Stored data:
=====
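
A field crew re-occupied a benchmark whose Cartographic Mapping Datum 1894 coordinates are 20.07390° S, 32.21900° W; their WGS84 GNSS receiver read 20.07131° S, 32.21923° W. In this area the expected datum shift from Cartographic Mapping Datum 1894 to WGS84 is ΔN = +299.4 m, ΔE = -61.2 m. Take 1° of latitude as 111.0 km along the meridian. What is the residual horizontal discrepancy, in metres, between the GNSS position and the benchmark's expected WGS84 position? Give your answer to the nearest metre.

Observed coordinate differences: Δφ = +0.00259°, Δλ = -0.00023°.
Converting to metres (1° lat = 111000 m, cos φ = 0.939251): observed ΔN = 287.5 m, observed ΔE = -24.0 m.
Subtracting the expected shift leaves a residual of 287.5 − (299.4) = -11.9 m north and -24.0 − (-61.2) = 37.2 m east.
Residual distance = √((-11.9)² + 37.2²) = 39.1 m.

39 m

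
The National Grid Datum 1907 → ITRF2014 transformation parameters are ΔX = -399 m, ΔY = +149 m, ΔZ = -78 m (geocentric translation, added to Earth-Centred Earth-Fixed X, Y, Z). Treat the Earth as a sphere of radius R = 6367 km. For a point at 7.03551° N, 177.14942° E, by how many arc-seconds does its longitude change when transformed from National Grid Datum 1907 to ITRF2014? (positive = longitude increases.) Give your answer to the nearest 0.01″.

sin φ = 0.122484, cos φ = 0.992470, sin λ = 0.049731, cos λ = -0.998763.
East component: ΔE = −sin λ·ΔX + cos λ·ΔY = −(0.049731)(-399) + (-0.998763)(149) = -128.97 m.
1° of latitude spans πR/180 = 111125 m; at latitude φ, 1° of longitude spans that × cos φ = 110288.4 m, so Δλ = -128.97 / 110288.4 × 3600 = -4.210″.

Δλ = -4.21″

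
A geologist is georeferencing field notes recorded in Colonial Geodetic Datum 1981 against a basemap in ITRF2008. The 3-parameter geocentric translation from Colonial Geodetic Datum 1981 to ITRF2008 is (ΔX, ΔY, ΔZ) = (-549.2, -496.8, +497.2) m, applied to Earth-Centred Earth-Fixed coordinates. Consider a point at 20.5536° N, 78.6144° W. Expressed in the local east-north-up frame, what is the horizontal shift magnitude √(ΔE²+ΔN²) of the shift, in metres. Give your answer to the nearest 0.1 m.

At φ = 20.5536°, λ = -78.6144°: sin φ = 0.351083, cos φ = 0.936344, sin λ = -0.980321, cos λ = 0.197411.
ΔE = −sin λ·ΔX + cos λ·ΔY = −(-0.980321)·(-549.2) + (0.197411)·(-496.8) = -636.47 m.
ΔN = −sin φ cos λ·ΔX − sin φ sin λ·ΔY + cos φ·ΔZ = −(0.351083)(0.197411)(-549.2) − (0.351083)(-0.980321)(-496.8) + (0.936344)(497.2) = 332.63 m.
Horizontal magnitude = √(ΔE² + ΔN²) = √((-636.47)² + 332.63²) = 718.14 m.

718.1 m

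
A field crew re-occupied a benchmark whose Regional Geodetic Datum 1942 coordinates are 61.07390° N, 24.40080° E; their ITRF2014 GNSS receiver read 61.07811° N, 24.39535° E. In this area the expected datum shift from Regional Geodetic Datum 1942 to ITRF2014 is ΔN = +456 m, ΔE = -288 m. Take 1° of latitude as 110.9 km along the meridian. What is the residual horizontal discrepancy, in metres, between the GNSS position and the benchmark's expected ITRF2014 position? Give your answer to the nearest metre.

12 m

Observed coordinate differences: Δφ = +0.00421°, Δλ = -0.00545°.
Converting to metres (1° lat = 110900 m, cos φ = 0.483681): observed ΔN = 466.9 m, observed ΔE = -292.3 m.
Subtracting the expected shift leaves a residual of 466.9 − (456) = 10.9 m north and -292.3 − (-288) = -4.3 m east.
Residual distance = √(10.9² + (-4.3)²) = 11.7 m.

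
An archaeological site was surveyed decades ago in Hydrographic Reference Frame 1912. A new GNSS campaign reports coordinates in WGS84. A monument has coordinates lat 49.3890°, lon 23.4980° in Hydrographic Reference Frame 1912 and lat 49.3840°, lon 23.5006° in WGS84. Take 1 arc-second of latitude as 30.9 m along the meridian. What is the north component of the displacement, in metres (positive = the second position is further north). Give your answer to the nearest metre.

ΔN = -556 m

Δφ = 49.3840° − 49.3890° = -0.0050°; Δλ = 23.5006° − 23.4980° = +0.0026°.
1° of latitude = 3600 × 30.90 = 111240 m.
ΔN = Δφ × 111240 = -556.2 m; ΔE = Δλ × 111240 × cos(49.3890°) = +0.0026 × 111240 × 0.650920 = 188.3 m.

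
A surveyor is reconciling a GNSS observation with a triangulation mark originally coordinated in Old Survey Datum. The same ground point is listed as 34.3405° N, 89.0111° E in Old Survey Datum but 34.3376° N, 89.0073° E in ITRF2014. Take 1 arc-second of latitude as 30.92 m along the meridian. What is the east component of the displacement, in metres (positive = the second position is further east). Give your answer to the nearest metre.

Δφ = 34.3376° − 34.3405° = -0.0029°; Δλ = 89.0073° − 89.0111° = -0.0038°.
1° of latitude = 3600 × 30.92 = 111312 m.
ΔN = Δφ × 111312 = -322.8 m; ΔE = Δλ × 111312 × cos(34.3405°) = -0.0038 × 111312 × 0.825700 = -349.3 m.

ΔE = -349 m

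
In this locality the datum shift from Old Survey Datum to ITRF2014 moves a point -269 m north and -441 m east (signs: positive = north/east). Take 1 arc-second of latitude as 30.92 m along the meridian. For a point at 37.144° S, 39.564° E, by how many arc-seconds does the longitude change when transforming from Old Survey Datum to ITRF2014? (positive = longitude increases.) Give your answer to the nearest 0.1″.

At latitude -37.144°, cos φ = 0.797120.
1″ of longitude at this latitude = 30.92 × cos φ = 24.6470 m, so Δλ = -441.0 / 24.6470 = -17.893″.

Δλ = -17.9″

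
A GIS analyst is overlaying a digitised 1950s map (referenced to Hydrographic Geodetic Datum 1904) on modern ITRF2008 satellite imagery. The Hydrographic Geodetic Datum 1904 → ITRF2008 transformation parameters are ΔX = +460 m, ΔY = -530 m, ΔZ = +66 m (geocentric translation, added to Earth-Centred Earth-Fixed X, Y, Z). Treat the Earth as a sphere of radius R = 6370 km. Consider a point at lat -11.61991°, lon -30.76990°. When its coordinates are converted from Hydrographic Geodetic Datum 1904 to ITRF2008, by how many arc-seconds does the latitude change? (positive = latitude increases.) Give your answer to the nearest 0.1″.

sin φ = -0.201418, cos φ = 0.979505, sin λ = -0.511592, cos λ = 0.859229.
North component: ΔN = −sin φ cos λ·ΔX − sin φ sin λ·ΔY + cos φ·ΔZ = −(-0.201418)(0.859229)(460) − (-0.201418)(-0.511592)(-530) + (0.979505)(66) = 198.87 m.
1° of latitude spans πR/180 = 111177 m, so Δφ = 198.87 / 111177 × 3600 = 6.440″.

Δφ = 6.4″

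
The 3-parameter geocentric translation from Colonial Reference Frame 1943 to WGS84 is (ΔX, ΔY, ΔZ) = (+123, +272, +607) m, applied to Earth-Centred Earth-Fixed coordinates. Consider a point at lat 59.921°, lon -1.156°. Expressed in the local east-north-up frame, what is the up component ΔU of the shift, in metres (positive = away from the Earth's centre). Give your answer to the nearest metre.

ΔU = 584 m

The local up (radial) axis is (cos φ cos λ, cos φ sin λ, sin φ), giving ΔU = 61.634 − 2.750 + 525.258 = 584.14 m.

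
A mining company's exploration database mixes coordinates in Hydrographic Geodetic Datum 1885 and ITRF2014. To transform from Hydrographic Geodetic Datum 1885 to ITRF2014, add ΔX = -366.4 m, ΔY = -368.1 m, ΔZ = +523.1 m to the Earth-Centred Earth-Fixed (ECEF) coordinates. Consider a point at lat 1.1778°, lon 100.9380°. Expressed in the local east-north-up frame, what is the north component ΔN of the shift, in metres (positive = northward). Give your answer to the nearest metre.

At φ = 1.1778°, λ = 100.9380°: sin φ = 0.020555, cos φ = 0.999789, sin λ = 0.981833, cos λ = -0.189747.
ΔN = −sin φ cos λ·ΔX − sin φ sin λ·ΔY + cos φ·ΔZ = −(0.020555)(-0.189747)(-366.4) − (0.020555)(0.981833)(-368.1) + (0.999789)(523.1) = 528.99 m.

ΔN = 529 m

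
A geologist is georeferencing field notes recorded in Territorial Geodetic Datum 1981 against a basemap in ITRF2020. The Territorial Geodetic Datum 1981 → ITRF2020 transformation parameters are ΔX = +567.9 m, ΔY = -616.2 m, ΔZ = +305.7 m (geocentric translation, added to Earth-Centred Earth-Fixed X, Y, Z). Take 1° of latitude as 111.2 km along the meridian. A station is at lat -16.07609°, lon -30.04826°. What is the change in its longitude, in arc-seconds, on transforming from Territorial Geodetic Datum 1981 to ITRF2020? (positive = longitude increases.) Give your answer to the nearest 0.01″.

Δλ = -8.39″

sin φ = -0.276914, cos φ = 0.960895, sin λ = -0.500729, cos λ = 0.865604.
East component: ΔE = −sin λ·ΔX + cos λ·ΔY = −(-0.500729)(567.9) + (0.865604)(-616.2) = -249.02 m.
1° of latitude spans 111200 m; at latitude φ, 1° of longitude spans that × cos φ = 106851.5 m, so Δλ = -249.02 / 106851.5 × 3600 = -8.390″.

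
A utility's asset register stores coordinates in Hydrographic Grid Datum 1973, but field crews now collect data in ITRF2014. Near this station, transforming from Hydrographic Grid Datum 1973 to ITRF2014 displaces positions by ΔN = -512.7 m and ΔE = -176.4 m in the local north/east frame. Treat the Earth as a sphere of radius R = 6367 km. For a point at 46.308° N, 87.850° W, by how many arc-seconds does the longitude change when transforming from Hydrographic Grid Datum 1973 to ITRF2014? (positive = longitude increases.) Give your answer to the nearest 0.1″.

At latitude 46.308°, cos φ = 0.690781.
One radian of longitude at latitude φ spans R cos φ, so Δλ = ΔE / (R cos φ) = -176.4 / (6367000 × 0.690781) = -4.0107e-05 rad = -8.273″.

Δλ = -8.3″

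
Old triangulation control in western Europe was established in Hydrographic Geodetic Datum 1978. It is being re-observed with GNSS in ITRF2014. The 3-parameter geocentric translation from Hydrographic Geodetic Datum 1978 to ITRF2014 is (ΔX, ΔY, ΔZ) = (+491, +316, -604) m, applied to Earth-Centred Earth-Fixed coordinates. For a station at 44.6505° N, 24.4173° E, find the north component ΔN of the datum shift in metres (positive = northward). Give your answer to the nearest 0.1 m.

ΔN = -835.7 m

At φ = 44.6505°, λ = 24.4173°: sin φ = 0.702780, cos φ = 0.711407, sin λ = 0.413379, cos λ = 0.910559.
ΔN = −sin φ cos λ·ΔX − sin φ sin λ·ΔY + cos φ·ΔZ = −(0.702780)(0.910559)(491) − (0.702780)(0.413379)(316) + (0.711407)(-604) = -835.69 m.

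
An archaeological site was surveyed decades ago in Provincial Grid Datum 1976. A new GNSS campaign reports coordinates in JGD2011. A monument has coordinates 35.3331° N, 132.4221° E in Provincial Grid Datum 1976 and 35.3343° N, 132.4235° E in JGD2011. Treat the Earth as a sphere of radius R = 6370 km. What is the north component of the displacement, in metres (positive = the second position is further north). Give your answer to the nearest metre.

Δφ = 35.3343° − 35.3331° = +0.0012°; Δλ = 132.4235° − 132.4221° = +0.0014°.
1° along a meridian = πR/180 = 111177 m.
ΔN = Δφ × 111177 = 133.4 m; ΔE = Δλ × 111177 × cos(35.3331°) = +0.0014 × 111177 × 0.815804 = 127.0 m.

ΔN = 133 m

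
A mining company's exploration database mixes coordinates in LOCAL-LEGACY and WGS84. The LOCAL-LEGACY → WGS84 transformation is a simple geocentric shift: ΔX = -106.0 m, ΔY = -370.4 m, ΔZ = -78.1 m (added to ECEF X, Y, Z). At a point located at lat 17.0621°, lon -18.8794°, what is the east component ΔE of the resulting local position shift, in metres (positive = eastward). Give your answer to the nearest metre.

The local east axis at (φ, λ) is (−sin λ, cos λ, 0), so ΔE = −sin(-18.8794°)·(-106.0) + cos(-18.8794°)·(-370.4) = -384.77 m.

ΔE = -385 m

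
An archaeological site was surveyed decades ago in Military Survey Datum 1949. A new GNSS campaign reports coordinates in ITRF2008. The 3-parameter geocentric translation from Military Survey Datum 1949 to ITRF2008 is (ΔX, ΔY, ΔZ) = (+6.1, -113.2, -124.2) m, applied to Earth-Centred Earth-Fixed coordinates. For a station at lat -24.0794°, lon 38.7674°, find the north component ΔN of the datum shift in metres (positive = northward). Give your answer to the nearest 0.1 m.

ΔN = -140.4 m

At φ = -24.0794°, λ = 38.7674°: sin φ = -0.408002, cos φ = 0.912981, sin λ = 0.626160, cos λ = 0.779694.
ΔN = −sin φ cos λ·ΔX − sin φ sin λ·ΔY + cos φ·ΔZ = −(-0.408002)(0.779694)(6.1) − (-0.408002)(0.626160)(-113.2) + (0.912981)(-124.2) = -140.37 m.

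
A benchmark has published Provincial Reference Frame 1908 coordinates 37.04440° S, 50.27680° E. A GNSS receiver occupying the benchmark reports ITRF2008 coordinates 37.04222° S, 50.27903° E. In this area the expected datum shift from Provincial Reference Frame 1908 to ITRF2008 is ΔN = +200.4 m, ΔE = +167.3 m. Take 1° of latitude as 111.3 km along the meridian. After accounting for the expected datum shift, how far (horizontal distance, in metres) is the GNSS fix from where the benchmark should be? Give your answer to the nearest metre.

52 m

Observed coordinate differences: Δφ = +0.00218°, Δλ = +0.00223°.
Converting to metres (1° lat = 111300 m, cos φ = 0.798169): observed ΔN = 242.6 m, observed ΔE = 198.1 m.
Subtracting the expected shift leaves a residual of 242.6 − (200.4) = 42.2 m north and 198.1 − (167.3) = 30.8 m east.
Residual distance = √(42.2² + 30.8²) = 52.3 m.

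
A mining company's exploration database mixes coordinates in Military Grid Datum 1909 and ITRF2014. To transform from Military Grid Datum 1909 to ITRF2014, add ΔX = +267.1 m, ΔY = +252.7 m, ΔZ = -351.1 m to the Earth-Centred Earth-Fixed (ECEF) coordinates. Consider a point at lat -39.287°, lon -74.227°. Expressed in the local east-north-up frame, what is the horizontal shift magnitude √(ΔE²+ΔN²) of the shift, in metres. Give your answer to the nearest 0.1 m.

500.3 m

The local east axis at (φ, λ) is (−sin λ, cos λ, 0), so ΔE = −sin(-74.227°)·267.1 + cos(-74.227°)·252.7 = 325.73 m.
The local north axis is (−sin φ cos λ, −sin φ sin λ, cos φ), giving ΔN = 45.974 − 153.986 − 271.746 = -379.76 m.
Horizontal magnitude = √(ΔE² + ΔN²) = √(325.73² + (-379.76)²) = 500.32 m.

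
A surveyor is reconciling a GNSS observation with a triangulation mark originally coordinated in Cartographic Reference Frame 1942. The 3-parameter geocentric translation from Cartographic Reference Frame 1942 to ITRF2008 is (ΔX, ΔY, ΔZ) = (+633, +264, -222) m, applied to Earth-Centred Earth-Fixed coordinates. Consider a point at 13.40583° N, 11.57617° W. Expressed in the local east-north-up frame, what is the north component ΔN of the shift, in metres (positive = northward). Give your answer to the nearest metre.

The local north axis is (−sin φ cos λ, −sin φ sin λ, cos φ), giving ΔN = -143.774 + 12.283 − 215.951 = -347.44 m.

ΔN = -347 m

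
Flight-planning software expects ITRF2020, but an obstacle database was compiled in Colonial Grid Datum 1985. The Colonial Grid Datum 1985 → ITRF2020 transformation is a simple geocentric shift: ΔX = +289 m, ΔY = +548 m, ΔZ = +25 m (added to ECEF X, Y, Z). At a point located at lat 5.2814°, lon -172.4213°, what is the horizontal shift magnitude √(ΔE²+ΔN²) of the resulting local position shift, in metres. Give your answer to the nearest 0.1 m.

The local east axis at (φ, λ) is (−sin λ, cos λ, 0), so ΔE = −sin(-172.4213°)·289 + cos(-172.4213°)·548 = -505.10 m.
The local north axis is (−sin φ cos λ, −sin φ sin λ, cos φ), giving ΔN = 26.369 + 6.653 + 24.894 = 57.92 m.
Horizontal magnitude = √(ΔE² + ΔN²) = √((-505.10)² + 57.92²) = 508.41 m.

508.4 m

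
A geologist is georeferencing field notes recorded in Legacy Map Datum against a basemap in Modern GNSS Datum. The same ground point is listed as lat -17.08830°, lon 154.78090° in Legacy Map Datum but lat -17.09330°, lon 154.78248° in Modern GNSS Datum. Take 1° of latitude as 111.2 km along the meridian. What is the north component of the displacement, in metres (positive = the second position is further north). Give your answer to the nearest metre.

ΔN = -556 m

Δφ = -17.09330° − -17.08830° = -0.00500°; Δλ = 154.78248° − 154.78090° = +0.00158°.
ΔN = Δφ × 111200 = -556.0 m; ΔE = Δλ × 111200 × cos(-17.08830°) = +0.00158 × 111200 × 0.955853 = 167.9 m.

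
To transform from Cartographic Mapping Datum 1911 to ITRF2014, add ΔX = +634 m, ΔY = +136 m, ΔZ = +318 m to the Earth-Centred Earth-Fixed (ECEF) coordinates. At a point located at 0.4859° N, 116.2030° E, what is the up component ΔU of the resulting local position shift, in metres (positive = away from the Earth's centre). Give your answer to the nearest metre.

ΔU = -155 m

The local up (radial) axis is (cos φ cos λ, cos φ sin λ, sin φ), giving ΔU = -279.934 + 122.020 + 2.697 = -155.22 m.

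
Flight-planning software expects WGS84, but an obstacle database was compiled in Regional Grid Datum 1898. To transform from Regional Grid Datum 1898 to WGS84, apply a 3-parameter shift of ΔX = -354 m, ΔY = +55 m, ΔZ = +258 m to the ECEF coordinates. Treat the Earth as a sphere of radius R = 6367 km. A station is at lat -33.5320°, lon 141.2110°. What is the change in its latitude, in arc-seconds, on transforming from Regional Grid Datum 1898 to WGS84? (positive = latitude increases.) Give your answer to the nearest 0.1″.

sin φ = -0.552403, cos φ = 0.833577, sin λ = 0.626454, cos λ = -0.779458.
North component: ΔN = −sin φ cos λ·ΔX − sin φ sin λ·ΔY + cos φ·ΔZ = −(-0.552403)(-0.779458)(-354) − (-0.552403)(0.626454)(55) + (0.833577)(258) = 386.52 m.
1° of latitude spans πR/180 = 111125 m, so Δφ = 386.52 / 111125 × 3600 = 12.522″.

Δφ = 12.5″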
=====
Write out exactly the lines from the one with "Flight-planning software expects WGS84, but" through the end of the records above, both ends included, and leave out all other lines.

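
Flight-planning software expects WGS84, but an obstacle database was compiled in Regional Grid Datum 1898. To transform from Regional Grid Datum 1898 to WGS84, apply a 3-parameter shift of ΔX = -354 m, ΔY = +55 m, ΔZ = +258 m to the ECEF coordinates. Treat the Earth as a sphere of radius R = 6367 km. A station is at lat -33.5320°, lon 141.2110°. What is the change in its latitude, in arc-seconds, on transforming from Regional Grid Datum 1898 to WGS84? (positive = latitude increases.) Give your answer to the nearest 0.1″.

sin φ = -0.552403, cos φ = 0.833577, sin λ = 0.626454, cos λ = -0.779458.
North component: ΔN = −sin φ cos λ·ΔX − sin φ sin λ·ΔY + cos φ·ΔZ = −(-0.552403)(-0.779458)(-354) − (-0.552403)(0.626454)(55) + (0.833577)(258) = 386.52 m.
1° of latitude spans πR/180 = 111125 m, so Δφ = 386.52 / 111125 × 3600 = 12.522″.

Δφ = 12.5″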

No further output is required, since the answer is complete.